| WORK TO BE COMPLETED |
Nothing but the lines from the start of the records below through the line that has "g/cm³ | 98 $/kg |" should appear, each exactly as given.

Stored items from a collection:
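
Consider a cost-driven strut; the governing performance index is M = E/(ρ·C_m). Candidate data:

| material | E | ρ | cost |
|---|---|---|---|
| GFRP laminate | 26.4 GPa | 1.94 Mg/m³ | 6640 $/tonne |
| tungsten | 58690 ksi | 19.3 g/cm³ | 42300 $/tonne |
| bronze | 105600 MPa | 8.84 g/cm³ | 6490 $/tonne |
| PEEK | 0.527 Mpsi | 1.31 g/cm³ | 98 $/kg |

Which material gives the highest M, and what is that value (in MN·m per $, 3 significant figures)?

After converting to SI:
  GFRP laminate: E = 26.40 GPa, ρ = 1940 kg/m³, cost = 6.640 $/kg
  tungsten: E = 404.7 GPa, ρ = 19300 kg/m³, cost = 42.30 $/kg
  bronze: E = 105.6 GPa, ρ = 8840 kg/m³, cost = 6.490 $/kg
  PEEK: E = 3.634 GPa, ρ = 1310 kg/m³, cost = 98.00 $/kg
  GFRP laminate: M = 2.05 MN·m per $
  bronze: M = 1.84 MN·m per $
  tungsten: M = 0.496 MN·m per $
  PEEK: M = 0.0283 MN·m per $
GFRP laminate has the largest M.

GFRP laminate, M = 2.05 MN·m per $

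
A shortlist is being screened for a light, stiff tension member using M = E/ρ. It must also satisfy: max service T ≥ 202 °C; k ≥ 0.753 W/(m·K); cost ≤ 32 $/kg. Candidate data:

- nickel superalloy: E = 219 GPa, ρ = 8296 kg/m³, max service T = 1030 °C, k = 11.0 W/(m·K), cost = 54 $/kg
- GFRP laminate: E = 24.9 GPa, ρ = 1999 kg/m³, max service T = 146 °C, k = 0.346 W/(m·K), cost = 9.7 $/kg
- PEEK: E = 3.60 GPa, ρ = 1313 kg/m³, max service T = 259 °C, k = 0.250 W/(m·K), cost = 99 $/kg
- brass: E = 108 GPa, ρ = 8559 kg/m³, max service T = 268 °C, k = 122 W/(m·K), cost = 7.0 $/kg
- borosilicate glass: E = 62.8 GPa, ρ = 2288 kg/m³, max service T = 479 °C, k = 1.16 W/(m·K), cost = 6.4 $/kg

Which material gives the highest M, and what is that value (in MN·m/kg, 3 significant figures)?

Screen on constraints: max service T ≥ 202 °C; k ≥ 0.753 W/(m·K); cost ≤ 32 $/kg. Survivors: brass, borosilicate glass.
Computing M directly (units already consistent):
  borosilicate glass: M = 27.4 MN·m/kg
  brass: M = 12.6 MN·m/kg
The maximum is for borosilicate glass.

borosilicate glass, M = 27.4 MN·m/kg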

| SOLUTION TO THE PROBLEM |
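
Consider a cost-driven strut; the governing performance index is M = E/(ρ·C_m). Candidate data:

| material | E | ρ | cost |
|---|---|---|---|
| GFRP laminate | 26.4 GPa | 1.94 Mg/m³ | 6640 $/tonne |
| tungsten | 58690 ksi | 19.3 g/cm³ | 42300 $/tonne |
| bronze | 105600 MPa | 8.84 g/cm³ | 6490 $/tonne |
| PEEK | 0.527 Mpsi | 1.31 g/cm³ | 98 $/kg |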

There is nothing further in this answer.